## Task brief
The records are to be repeated in full. Every line must match.

## The data
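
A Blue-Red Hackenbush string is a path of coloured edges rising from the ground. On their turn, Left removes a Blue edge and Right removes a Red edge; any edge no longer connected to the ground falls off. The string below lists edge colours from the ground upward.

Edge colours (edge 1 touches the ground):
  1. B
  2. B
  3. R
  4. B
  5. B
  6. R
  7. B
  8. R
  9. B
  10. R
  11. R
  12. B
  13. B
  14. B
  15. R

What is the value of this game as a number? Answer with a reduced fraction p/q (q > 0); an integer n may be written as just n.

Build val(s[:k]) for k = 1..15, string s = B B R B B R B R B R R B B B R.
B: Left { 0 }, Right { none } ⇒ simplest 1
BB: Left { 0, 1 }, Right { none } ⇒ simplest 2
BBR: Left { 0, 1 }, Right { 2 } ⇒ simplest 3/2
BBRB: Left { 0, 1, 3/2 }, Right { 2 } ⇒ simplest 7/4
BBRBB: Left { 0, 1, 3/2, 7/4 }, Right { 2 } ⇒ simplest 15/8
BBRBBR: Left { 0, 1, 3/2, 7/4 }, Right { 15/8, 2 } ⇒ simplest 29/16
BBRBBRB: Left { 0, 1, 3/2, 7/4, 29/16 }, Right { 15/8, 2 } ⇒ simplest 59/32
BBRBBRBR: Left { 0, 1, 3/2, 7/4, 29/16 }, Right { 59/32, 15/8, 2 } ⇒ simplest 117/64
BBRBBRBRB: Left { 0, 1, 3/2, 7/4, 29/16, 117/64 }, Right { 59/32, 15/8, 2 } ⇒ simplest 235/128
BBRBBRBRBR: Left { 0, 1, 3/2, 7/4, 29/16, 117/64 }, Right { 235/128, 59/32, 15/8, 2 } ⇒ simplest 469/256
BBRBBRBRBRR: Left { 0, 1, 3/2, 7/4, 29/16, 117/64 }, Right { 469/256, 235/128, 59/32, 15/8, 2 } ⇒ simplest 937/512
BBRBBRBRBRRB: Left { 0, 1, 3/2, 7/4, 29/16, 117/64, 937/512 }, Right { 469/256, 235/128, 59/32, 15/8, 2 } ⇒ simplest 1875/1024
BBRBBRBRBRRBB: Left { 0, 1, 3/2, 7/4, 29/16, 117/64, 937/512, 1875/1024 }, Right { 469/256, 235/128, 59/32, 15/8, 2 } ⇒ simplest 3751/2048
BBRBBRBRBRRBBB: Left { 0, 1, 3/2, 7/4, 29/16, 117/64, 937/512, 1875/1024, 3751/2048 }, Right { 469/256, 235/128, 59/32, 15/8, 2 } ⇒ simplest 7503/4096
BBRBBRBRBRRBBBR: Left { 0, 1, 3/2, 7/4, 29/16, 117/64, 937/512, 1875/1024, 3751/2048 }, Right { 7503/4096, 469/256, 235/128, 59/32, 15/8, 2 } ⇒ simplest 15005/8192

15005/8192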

## Solution to the exercise
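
A Blue-Red Hackenbush string is a path of coloured edges rising from the ground. On their turn, Left removes a Blue edge and Right removes a Red edge; any edge no longer connected to the ground falls off. The string below lists edge colours from the ground upward.

Edge colours (edge 1 touches the ground):
  1. B
  2. B
  3. R
  4. B
  5. B
  6. R
  7. B
  8. R
  9. B
  10. R
  11. R
  12. B
  13. B
  14. B
  15. R

What is the value of this game as a number? Answer with a reduced fraction p/q (q > 0); an integer n may be written as just n.

Build val(s[:k]) for k = 1..15, string s = B B R B B R B R B R R B B B R.
B: Left { 0 }, Right { none } ⇒ simplest 1
BB: Left { 0, 1 }, Right { none } ⇒ simplest 2
BBR: Left { 0, 1 }, Right { 2 } ⇒ simplest 3/2
BBRB: Left { 0, 1, 3/2 }, Right { 2 } ⇒ simplest 7/4
BBRBB: Left { 0, 1, 3/2, 7/4 }, Right { 2 } ⇒ simplest 15/8
BBRBBR: Left { 0, 1, 3/2, 7/4 }, Right { 15/8, 2 } ⇒ simplest 29/16
BBRBBRB: Left { 0, 1, 3/2, 7/4, 29/16 }, Right { 15/8, 2 } ⇒ simplest 59/32
BBRBBRBR: Left { 0, 1, 3/2, 7/4, 29/16 }, Right { 59/32, 15/8, 2 } ⇒ simplest 117/64
BBRBBRBRB: Left { 0, 1, 3/2, 7/4, 29/16, 117/64 }, Right { 59/32, 15/8, 2 } ⇒ simplest 235/128
BBRBBRBRBR: Left { 0, 1, 3/2, 7/4, 29/16, 117/64 }, Right { 235/128, 59/32, 15/8, 2 } ⇒ simplest 469/256
BBRBBRBRBRR: Left { 0, 1, 3/2, 7/4, 29/16, 117/64 }, Right { 469/256, 235/128, 59/32, 15/8, 2 } ⇒ simplest 937/512
BBRBBRBRBRRB: Left { 0, 1, 3/2, 7/4, 29/16, 117/64, 937/512 }, Right { 469/256, 235/128, 59/32, 15/8, 2 } ⇒ simplest 1875/1024
BBRBBRBRBRRBB: Left { 0, 1, 3/2, 7/4, 29/16, 117/64, 937/512, 1875/1024 }, Right { 469/256, 235/128, 59/32, 15/8, 2 } ⇒ simplest 3751/2048
BBRBBRBRBRRBBB: Left { 0, 1, 3/2, 7/4, 29/16, 117/64, 937/512, 1875/1024, 3751/2048 }, Right { 469/256, 235/128, 59/32, 15/8, 2 } ⇒ simplest 7503/4096
BBRBBRBRBRRBBBR: Left { 0, 1, 3/2, 7/4, 29/16, 117/64, 937/512, 1875/1024, 3751/2048 }, Right { 7503/4096, 469/256, 235/128, 59/32, 15/8, 2 } ⇒ simplest 15005/8192

15005/8192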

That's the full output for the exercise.